* _WORK TASK_
The answer must be the lines from the one containing "A porewater extract" through the last line of the data below, copied exactly, with nothing else.

_ _ _ _ _ _ _

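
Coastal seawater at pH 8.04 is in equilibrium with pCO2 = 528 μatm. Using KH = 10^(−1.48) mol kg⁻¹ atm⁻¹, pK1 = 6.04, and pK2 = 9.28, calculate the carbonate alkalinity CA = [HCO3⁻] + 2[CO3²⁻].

CA = 1.95 mmol/kg

[CO2*] = KH · pCO2 = 10^(−1.48) × 528×10^-6 = 1.748×10^-5 mol/kg
α₀ = 1/(1 + K1/[H⁺] + K1K2/[H⁺]²) = 1/(1 + 10^+2.00 + 10^+0.76) = 0.009367
DIC = [CO2*]/α₀ = 1.748×10^-5 / 0.009367 = 1.866 mmol/kg
CA = (α₁ + 2α₂)·DIC = (0.9367 + 2×0.05390) × 1.866 = 1.95 mmol/kg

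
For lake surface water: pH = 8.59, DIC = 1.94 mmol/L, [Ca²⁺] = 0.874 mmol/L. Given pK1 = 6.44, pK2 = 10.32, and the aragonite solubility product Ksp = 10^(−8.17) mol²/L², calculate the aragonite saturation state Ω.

α₂ = 1 / (1 + [H⁺]/K2 + [H⁺]²/(K1K2)) = 1 / (1 + 10^+1.73 + 10^-0.42)
   = 1 / (1 + 53.703 + 0.38019) = 1/55.083 = 0.01815
[CO3²⁻] = α₂ × DIC = 0.01815 × 1.94 = 0.03522 mmol/L
Ksp = 10^(−8.17) = 6.761×10^-9
Ω = [Ca²⁺][CO3²⁻]/Ksp = (0.874×10^-3)(3.522×10^-5) / 6.761×10^-9 = 4.55

Ω = 4.55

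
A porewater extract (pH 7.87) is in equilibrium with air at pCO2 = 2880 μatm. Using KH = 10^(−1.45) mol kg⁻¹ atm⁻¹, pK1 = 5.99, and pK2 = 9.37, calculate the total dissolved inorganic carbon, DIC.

[CO2*] = KH · pCO2 = 10^(−1.45) × 2880×10^-6 = 1.022×10^-4 mol/kg
α₀ = 1/(1 + K1/[H⁺] + K1K2/[H⁺]²) = 1/(1 + 10^+1.88 + 10^+0.38) = 0.01262
DIC = [CO2*]/α₀ = 1.022×10^-4 / 0.01262 = 8.10 mmol/kg

DIC = 8.10 mmol/kg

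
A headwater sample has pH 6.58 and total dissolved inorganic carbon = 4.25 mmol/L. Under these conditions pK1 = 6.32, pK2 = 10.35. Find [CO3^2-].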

_ _ _ _ _ _ _

* _SOLUTION FOR THIS TASK_
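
A porewater extract (pH 7.87) is in equilibrium with air at pCO2 = 2880 μatm. Using KH = 10^(−1.45) mol kg⁻¹ atm⁻¹, pK1 = 5.99, and pK2 = 9.37, calculate the total dissolved inorganic carbon, DIC.

[CO2*] = KH · pCO2 = 10^(−1.45) × 2880×10^-6 = 1.022×10^-4 mol/kg
α₀ = 1/(1 + K1/[H⁺] + K1K2/[H⁺]²) = 1/(1 + 10^+1.88 + 10^+0.38) = 0.01262
DIC = [CO2*]/α₀ = 1.022×10^-4 / 0.01262 = 8.10 mmol/kg

DIC = 8.10 mmol/kg

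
A headwater sample has pH 6.58 and total dissolved inorganic carbon = 4.25 mmol/L. Under these conditions pK1 = 6.32, pK2 = 10.35. Find [CO3^2-].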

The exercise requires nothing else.